== WHAT YOU HAVE TO DO ==
Starting with the line containing "SMILES: CCC(C=O)CC-CCC" and going on through the line containing "SMILES: C(C=C(C(=O)N)C=C)CCC", return the lines of the data below exactly, and only those.

[Saved data entries]
----------
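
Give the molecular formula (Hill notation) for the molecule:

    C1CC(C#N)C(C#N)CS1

C7H8N2S

Heavy atoms from the SMILES: 7 C, 2 N, 1 S.
Implicit hydrogens by atom environment:
  3 × C: 2 H each → 6
  2 × C: 1 H each → 2
  2 × C: no H
  2 × N: no H
  1 × S: no H
  Total hydrogens = 8.
Molecular formula: C7H8N2S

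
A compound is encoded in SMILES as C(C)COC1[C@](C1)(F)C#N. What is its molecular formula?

C7H10FNO

Heavy atoms from the SMILES: 7 C, 1 F, 1 N, 1 O.
Implicit hydrogens by atom environment:
  3 × C: 2 H each → 6
  2 × C: no H
  1 × C: 3 H
  1 × C: 1 H
  1 × F: no H
  1 × N: no H
  1 × O: no H
  Total hydrogens = 10.
Molecular formula: C7H10FNO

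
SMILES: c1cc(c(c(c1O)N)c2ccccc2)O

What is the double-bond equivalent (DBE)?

Molecular formula from the SMILES: C12H11NO2.
DoU = (2C + 2 + N − H − X)/2 = (2·12 + 2 + 1 − 11 − 0)/2 = 16/2 = 8.
(Structurally: 2 ring(s) + 6 π bond(s) = 8.)

8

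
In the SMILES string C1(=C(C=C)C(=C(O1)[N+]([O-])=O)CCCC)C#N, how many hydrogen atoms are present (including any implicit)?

12

Hydrogens are implicit in SMILES; fill each atom to its normal valence:
  4 × C: 2 H each → 8
  4 × C (aromatic): no H
  1 × C: 3 H
  1 × C: 1 H
  1 × C: no H
  1 × N: no H
  1 × N (charge +1): no H
  1 × O (aromatic): no H
  1 × O: no H
  1 × O (charge -1): no H
  Total hydrogens = 12.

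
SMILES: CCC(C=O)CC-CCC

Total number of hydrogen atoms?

18

Hydrogens are implicit in SMILES; fill each atom to its normal valence:
  5 × C: 2 H each → 10
  2 × C: 3 H each → 6
  2 × C: 1 H each → 2
  1 × O: no H
  Total hydrogens = 18.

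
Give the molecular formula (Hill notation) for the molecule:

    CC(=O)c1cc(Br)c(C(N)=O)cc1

C9H8BrNO2

Heavy atoms from the SMILES: 1 Br, 9 C, 1 N, 2 O.
Implicit hydrogens by atom environment:
  3 × C (aromatic): 1 H each → 3
  3 × C (aromatic): no H
  2 × C: no H
  2 × O: no H
  1 × Br: no H
  1 × C: 3 H
  1 × N: 2 H
  Total hydrogens = 8.
Molecular formula: C9H8BrNO2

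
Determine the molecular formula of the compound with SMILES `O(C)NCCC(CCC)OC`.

C8H19NO2

Heavy atoms from the SMILES: 8 C, 1 N, 2 O.
Implicit hydrogens by atom environment:
  4 × C: 2 H each → 8
  3 × C: 3 H each → 9
  2 × O: no H
  1 × C: 1 H
  1 × N: 1 H
  Total hydrogens = 19.
Molecular formula: C8H19NO2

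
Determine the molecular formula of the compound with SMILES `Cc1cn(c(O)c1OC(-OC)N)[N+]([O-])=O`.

C7H11N3O5

Heavy atoms from the SMILES: 7 C, 3 N, 5 O.
Implicit hydrogens by atom environment:
  3 × C (aromatic): no H
  3 × O: no H
  2 × C: 3 H each → 6
  1 × C (aromatic): 1 H
  1 × C: 1 H
  1 × N: 2 H
  1 × N (aromatic): no H
  1 × N (charge +1): no H
  1 × O: 1 H
  1 × O (charge -1): no H
  Total hydrogens = 11.
Molecular formula: C7H11N3O5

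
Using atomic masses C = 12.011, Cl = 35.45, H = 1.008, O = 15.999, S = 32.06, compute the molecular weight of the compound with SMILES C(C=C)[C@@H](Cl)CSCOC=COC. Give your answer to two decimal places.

222.73

Molecular formula: C9H15ClO2S.
M = 9×12.011 + 1×35.45 + 15×1.008 + 2×15.999 + 1×32.06 = 222.73 g/mol.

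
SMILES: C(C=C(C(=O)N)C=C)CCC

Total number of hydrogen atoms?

15

Hydrogens are implicit in SMILES; fill each atom to its normal valence:
  4 × C: 2 H each → 8
  2 × C: 1 H each → 2
  2 × C: no H
  1 × C: 3 H
  1 × N: 2 H
  1 × O: no H
  Total hydrogens = 15.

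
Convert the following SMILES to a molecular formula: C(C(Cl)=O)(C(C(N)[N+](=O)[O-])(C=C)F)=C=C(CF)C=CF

C11H10ClF3N2O3

Heavy atoms from the SMILES: 11 C, 1 Cl, 3 F, 2 N, 3 O.
Implicit hydrogens by atom environment:
  5 × C: no H
  4 × C: 1 H each → 4
  3 × F: no H
  2 × C: 2 H each → 4
  2 × O: no H
  1 × Cl: no H
  1 × N: 2 H
  1 × N (charge +1): no H
  1 × O (charge -1): no H
  Total hydrogens = 10.
Molecular formula: C11H10ClF3N2O3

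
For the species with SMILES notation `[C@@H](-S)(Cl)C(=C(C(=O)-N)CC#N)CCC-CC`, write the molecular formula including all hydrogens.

C11H17ClN2OS

Heavy atoms from the SMILES: 11 C, 1 Cl, 2 N, 1 O, 1 S.
Implicit hydrogens by atom environment:
  5 × C: 2 H each → 10
  4 × C: no H
  1 × C: 3 H
  1 × C: 1 H
  1 × Cl: no H
  1 × N: 2 H
  1 × N: no H
  1 × O: no H
  1 × S: 1 H
  Total hydrogens = 17.
Molecular formula: C11H17ClN2OS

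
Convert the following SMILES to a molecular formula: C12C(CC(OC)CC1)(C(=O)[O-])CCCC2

Heavy atoms from the SMILES: 12 C, 3 O.
Implicit hydrogens by atom environment:
  7 × C: 2 H each → 14
  2 × C: 1 H each → 2
  2 × C: no H
  2 × O: no H
  1 × C: 3 H
  1 × O (charge -1): no H
  Total hydrogens = 19.
Net charge -1.
Molecular formula: C12H19O3-

C12H19O3-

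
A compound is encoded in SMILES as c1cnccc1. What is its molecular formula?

Heavy atoms from the SMILES: 5 C, 1 N.
Implicit hydrogens by atom environment:
  5 × C (aromatic): 1 H each → 5
  1 × N (aromatic): no H
  Total hydrogens = 5.
Molecular formula: C5H5N

C5H5N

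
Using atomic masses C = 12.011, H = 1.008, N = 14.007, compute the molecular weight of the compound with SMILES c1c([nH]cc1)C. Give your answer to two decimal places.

81.12

Molecular formula: C5H7N.
M = 5×12.011 + 7×1.008 + 1×14.007 = 81.12 g/mol.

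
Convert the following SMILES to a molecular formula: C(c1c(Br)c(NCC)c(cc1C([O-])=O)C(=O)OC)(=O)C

C13H13BrNO5-

Heavy atoms from the SMILES: 1 Br, 13 C, 1 N, 5 O.
Implicit hydrogens by atom environment:
  5 × C (aromatic): no H
  4 × O: no H
  3 × C: 3 H each → 9
  3 × C: no H
  1 × Br: no H
  1 × C: 2 H
  1 × C (aromatic): 1 H
  1 × N: 1 H
  1 × O (charge -1): no H
  Total hydrogens = 13.
Net charge -1.
Molecular formula: C13H13BrNO5-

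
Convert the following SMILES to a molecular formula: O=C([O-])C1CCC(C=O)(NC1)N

C7H11N2O3-

Heavy atoms from the SMILES: 7 C, 2 N, 3 O.
Implicit hydrogens by atom environment:
  3 × C: 2 H each → 6
  2 × C: 1 H each → 2
  2 × C: no H
  2 × O: no H
  1 × N: 2 H
  1 × N: 1 H
  1 × O (charge -1): no H
  Total hydrogens = 11.
Net charge -1.
Molecular formula: C7H11N2O3-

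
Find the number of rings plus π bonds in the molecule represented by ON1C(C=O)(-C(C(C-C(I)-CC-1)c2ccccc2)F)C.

Molecular formula from the SMILES: C15H19FINO2.
DoU = (2C + 2 + N − H − X)/2 = (2·15 + 2 + 1 − 19 − 2)/2 = 12/2 = 6.
(Structurally: 2 ring(s) + 4 π bond(s) = 6.)

6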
----------
== ANSWER FOR THIS EXERCISE ==
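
SMILES: CCC(C=O)CC-CCC

Total number of hydrogen atoms?

18

Hydrogens are implicit in SMILES; fill each atom to its normal valence:
  5 × C: 2 H each → 10
  2 × C: 3 H each → 6
  2 × C: 1 H each → 2
  1 × O: no H
  Total hydrogens = 18.

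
Give the molecular formula (Hill notation) for the molecule:

    CC(=O)c1cc(Br)c(C(N)=O)cc1

C9H8BrNO2

Heavy atoms from the SMILES: 1 Br, 9 C, 1 N, 2 O.
Implicit hydrogens by atom environment:
  3 × C (aromatic): 1 H each → 3
  3 × C (aromatic): no H
  2 × C: no H
  2 × O: no H
  1 × Br: no H
  1 × C: 3 H
  1 × N: 2 H
  Total hydrogens = 8.
Molecular formula: C9H8BrNO2

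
Determine the molecular formula of the compound with SMILES `O(C)NCCC(CCC)OC`.

C8H19NO2

Heavy atoms from the SMILES: 8 C, 1 N, 2 O.
Implicit hydrogens by atom environment:
  4 × C: 2 H each → 8
  3 × C: 3 H each → 9
  2 × O: no H
  1 × C: 1 H
  1 × N: 1 H
  Total hydrogens = 19.
Molecular formula: C8H19NO2

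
Determine the molecular formula of the compound with SMILES `Cc1cn(c(O)c1OC(-OC)N)[N+]([O-])=O`.

C7H11N3O5

Heavy atoms from the SMILES: 7 C, 3 N, 5 O.
Implicit hydrogens by atom environment:
  3 × C (aromatic): no H
  3 × O: no H
  2 × C: 3 H each → 6
  1 × C (aromatic): 1 H
  1 × C: 1 H
  1 × N: 2 H
  1 × N (aromatic): no H
  1 × N (charge +1): no H
  1 × O: 1 H
  1 × O (charge -1): no H
  Total hydrogens = 11.
Molecular formula: C7H11N3O5

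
Using atomic masses C = 12.011, Cl = 35.45, H = 1.008, O = 15.999, S = 32.06, compute the molecular weight of the compound with SMILES C(C=C)[C@@H](Cl)CSCOC=COC. Give your answer to two decimal places.

222.73

Molecular formula: C9H15ClO2S.
M = 9×12.011 + 1×35.45 + 15×1.008 + 2×15.999 + 1×32.06 = 222.73 g/mol.

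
SMILES: C(C=C(C(=O)N)C=C)CCC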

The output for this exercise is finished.